═════ Given records

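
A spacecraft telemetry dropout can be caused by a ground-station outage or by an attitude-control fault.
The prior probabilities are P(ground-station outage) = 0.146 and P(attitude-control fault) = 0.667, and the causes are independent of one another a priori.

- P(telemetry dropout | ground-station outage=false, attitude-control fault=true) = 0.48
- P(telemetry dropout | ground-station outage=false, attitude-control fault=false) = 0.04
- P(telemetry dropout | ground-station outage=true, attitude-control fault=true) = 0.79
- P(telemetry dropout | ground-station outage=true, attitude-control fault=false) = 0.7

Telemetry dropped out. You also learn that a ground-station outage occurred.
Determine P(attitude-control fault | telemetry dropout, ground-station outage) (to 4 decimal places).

P(attitude-control fault | telemetry dropout, ground-station outage) ≈ 0.6933

Sum P(telemetry dropout|·) weighted by the priors over both values of attitude-control fault:
  P(telemetry dropout | ground-station outage) = 0.7·0.333 + 0.79·0.667
        = 0.233100 + 0.526930 = 0.760030
Keeping only the attitude-control fault-present terms gives 0.526930, so
  P(attitude-control fault | telemetry dropout, ground-station outage) = 0.526930 / 0.760030 ≈ 0.6933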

══════════

**Task item**
All lines in the records above that contain "false" are to be reported.

**Solved problem**
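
- P(telemetry dropout | ground-station outage=false, attitude-control fault=true) = 0.48
- P(telemetry dropout | ground-station outage=false, attitude-control fault=false) = 0.04
- P(telemetry dropout | ground-station outage=true, attitude-control fault=false) = 0.7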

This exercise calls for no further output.